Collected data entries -
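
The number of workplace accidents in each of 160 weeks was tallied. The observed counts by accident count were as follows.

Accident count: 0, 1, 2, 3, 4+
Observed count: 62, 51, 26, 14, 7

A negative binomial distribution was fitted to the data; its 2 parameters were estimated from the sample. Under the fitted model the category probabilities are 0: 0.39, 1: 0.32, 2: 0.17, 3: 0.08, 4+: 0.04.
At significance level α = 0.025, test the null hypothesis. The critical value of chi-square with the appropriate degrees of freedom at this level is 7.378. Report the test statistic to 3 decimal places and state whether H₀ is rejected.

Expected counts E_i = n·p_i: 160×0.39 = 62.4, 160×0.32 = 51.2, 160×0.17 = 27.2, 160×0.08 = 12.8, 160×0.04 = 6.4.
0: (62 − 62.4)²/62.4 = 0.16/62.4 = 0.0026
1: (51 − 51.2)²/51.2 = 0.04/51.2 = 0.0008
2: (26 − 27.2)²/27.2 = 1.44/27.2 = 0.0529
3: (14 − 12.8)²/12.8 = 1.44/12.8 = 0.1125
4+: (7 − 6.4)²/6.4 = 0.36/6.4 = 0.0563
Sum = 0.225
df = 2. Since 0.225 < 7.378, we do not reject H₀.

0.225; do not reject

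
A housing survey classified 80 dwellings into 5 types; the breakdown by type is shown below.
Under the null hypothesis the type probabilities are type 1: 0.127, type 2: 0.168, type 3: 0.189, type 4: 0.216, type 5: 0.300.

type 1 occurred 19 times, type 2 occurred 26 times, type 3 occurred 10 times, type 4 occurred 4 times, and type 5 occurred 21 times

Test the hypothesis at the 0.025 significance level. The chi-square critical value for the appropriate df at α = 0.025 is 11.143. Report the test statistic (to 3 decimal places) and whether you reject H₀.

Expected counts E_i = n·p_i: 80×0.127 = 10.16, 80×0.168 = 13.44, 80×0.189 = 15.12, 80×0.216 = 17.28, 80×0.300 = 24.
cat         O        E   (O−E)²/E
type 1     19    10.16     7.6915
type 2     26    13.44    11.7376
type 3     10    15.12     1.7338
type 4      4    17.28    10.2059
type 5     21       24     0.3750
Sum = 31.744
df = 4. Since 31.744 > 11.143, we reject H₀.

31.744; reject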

--

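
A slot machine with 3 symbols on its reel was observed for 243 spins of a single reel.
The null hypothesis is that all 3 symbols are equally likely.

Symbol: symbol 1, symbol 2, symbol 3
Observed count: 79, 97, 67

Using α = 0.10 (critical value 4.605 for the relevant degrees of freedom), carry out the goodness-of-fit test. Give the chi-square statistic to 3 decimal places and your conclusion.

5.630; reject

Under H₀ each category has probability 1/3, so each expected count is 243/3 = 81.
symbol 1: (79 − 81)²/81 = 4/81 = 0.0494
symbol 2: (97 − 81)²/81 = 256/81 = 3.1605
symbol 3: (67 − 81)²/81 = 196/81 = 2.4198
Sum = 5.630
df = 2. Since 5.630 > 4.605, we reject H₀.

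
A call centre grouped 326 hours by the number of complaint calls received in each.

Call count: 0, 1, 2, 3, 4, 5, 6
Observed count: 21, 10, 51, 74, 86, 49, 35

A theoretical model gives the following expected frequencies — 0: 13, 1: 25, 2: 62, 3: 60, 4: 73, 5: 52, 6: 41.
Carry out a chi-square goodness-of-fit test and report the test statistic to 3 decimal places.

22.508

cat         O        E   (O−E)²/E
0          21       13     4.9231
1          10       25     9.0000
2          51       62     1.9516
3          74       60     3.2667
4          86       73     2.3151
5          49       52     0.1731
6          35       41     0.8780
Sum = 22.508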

WHAT YOU HAVE TO DO - Search the records for the word "model". Copy each line where it appears.

SOLUTION TO THIS TASK -
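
A negative binomial distribution was fitted to the data; its 2 parameters were estimated from the sample. Under the fitted model the category probabilities are 0: 0.39, 1: 0.32, 2: 0.17, 3: 0.08, 4+: 0.04.
A theoretical model gives the following expected frequencies — 0: 13, 1: 25, 2: 62, 3: 60, 4: 73, 5: 52, 6: 41.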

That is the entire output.